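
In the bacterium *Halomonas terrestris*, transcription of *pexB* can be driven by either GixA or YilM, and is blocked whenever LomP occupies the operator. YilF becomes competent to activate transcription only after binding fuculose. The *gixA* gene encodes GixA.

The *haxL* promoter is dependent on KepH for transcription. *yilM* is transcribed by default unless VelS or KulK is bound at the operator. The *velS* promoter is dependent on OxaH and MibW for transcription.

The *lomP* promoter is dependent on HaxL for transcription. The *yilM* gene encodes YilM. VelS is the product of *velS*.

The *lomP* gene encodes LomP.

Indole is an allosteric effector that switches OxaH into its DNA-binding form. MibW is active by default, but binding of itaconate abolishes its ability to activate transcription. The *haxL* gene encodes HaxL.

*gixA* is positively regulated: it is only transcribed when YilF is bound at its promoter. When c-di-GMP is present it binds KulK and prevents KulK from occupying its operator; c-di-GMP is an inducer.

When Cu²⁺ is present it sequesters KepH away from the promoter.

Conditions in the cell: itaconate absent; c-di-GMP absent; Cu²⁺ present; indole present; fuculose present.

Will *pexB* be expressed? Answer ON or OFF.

Fuculose is present, so YilF is active.
No repressor is bound and YilF is active, so *gixA* is transcribed.
So GixA is produced and active.
Indole is present, so OxaH is active.
Itaconate is absent, so MibW is active.
No repressor is bound and OxaH and MibW are active, so *velS* is transcribed.
So VelS is produced and active.
c-di-GMP is absent, so KulK is active.
With repressor VelS bound, *yilM* is not transcribed.
So YilM is not produced.
Cu²⁺ is present, so KepH is inactive.
Required activator KepH is absent, so *haxL* is not transcribed.
So HaxL is not produced.
Required activator HaxL is absent, so *lomP* is not transcribed.
So LomP is not produced.
Activator GixA is present, so *pexB* is transcribed.

ON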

_REQUIREMENT:_ Would you output, from the records above, exactly the run of lines that starts at the line containing "When Cu²⁺ is" and ends at the line containing "Conditions in the", and only that run?

_WRITTEN SOLUTION:_
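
When Cu²⁺ is present it sequesters KepH away from the promoter.

Conditions in the cell: itaconate absent; c-di-GMP absent; Cu²⁺ present; indole present; fuculose present.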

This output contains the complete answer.